── TASK INPUTS

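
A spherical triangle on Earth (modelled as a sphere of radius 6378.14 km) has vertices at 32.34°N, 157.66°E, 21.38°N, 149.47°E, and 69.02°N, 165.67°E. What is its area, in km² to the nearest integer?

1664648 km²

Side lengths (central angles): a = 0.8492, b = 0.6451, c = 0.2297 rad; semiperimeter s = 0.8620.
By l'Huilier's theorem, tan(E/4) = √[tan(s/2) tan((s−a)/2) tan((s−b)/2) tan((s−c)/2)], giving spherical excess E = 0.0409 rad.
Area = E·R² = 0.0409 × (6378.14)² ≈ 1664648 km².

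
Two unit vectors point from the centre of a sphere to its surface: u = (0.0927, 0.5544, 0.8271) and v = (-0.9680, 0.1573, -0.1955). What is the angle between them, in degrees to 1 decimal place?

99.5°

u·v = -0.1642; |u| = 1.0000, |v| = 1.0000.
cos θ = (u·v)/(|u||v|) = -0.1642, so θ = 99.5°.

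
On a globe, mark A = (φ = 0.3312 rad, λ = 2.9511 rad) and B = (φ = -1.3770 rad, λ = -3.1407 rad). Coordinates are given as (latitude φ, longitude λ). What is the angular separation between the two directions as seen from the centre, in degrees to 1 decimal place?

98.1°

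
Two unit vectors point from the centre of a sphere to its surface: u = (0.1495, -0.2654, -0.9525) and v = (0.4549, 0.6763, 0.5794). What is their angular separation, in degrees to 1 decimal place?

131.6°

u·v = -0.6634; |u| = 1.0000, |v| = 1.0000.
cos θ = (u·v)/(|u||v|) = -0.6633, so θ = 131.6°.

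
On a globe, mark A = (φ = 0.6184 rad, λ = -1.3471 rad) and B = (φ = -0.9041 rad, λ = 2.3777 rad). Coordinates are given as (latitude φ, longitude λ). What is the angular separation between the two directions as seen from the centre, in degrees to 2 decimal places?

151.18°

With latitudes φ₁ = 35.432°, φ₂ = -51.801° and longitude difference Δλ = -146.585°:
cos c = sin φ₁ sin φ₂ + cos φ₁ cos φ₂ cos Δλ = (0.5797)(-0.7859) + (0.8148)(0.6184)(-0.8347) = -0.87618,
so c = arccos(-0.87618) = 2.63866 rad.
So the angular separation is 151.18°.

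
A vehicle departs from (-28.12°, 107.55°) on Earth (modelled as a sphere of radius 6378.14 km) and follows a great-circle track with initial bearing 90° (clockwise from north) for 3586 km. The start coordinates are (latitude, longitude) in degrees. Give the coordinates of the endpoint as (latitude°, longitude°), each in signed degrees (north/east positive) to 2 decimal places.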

────

EXERCISE BRIEF. The answer must be the line containing "On a globe, mark A = (φ = 0.3312" and every line after it through the last line of the records above, repeated exactly.

WRITTEN RESPONSE.
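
On a globe, mark A = (φ = 0.3312 rad, λ = 2.9511 rad) and B = (φ = -1.3770 rad, λ = -3.1407 rad). Coordinates are given as (latitude φ, longitude λ). What is the angular separation between the two directions as seen from the centre, in degrees to 1 decimal place?

98.1°

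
Two unit vectors point from the centre of a sphere to its surface: u = (0.1495, -0.2654, -0.9525) and v = (0.4549, 0.6763, 0.5794). What is their angular separation, in degrees to 1 decimal place?

131.6°

u·v = -0.6634; |u| = 1.0000, |v| = 1.0000.
cos θ = (u·v)/(|u||v|) = -0.6633, so θ = 131.6°.

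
On a globe, mark A = (φ = 0.6184 rad, λ = -1.3471 rad) and B = (φ = -0.9041 rad, λ = 2.3777 rad). Coordinates are given as (latitude φ, longitude λ). What is the angular separation between the two directions as seen from the centre, in degrees to 2 decimal places?

151.18°

With latitudes φ₁ = 35.432°, φ₂ = -51.801° and longitude difference Δλ = -146.585°:
cos c = sin φ₁ sin φ₂ + cos φ₁ cos φ₂ cos Δλ = (0.5797)(-0.7859) + (0.8148)(0.6184)(-0.8347) = -0.87618,
so c = arccos(-0.87618) = 2.63866 rad.
So the angular separation is 151.18°.

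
A vehicle departs from (-28.12°, 107.55°) on Earth (modelled as a sphere of radius 6378.14 km) and follows a great-circle track with initial bearing 90° (clockwise from north) for 3586 km. The start coordinates are (latitude, longitude) in degrees. Give the coordinates of the endpoint as (latitude°, longitude°), each in signed degrees (north/east positive) to 2 decimal places.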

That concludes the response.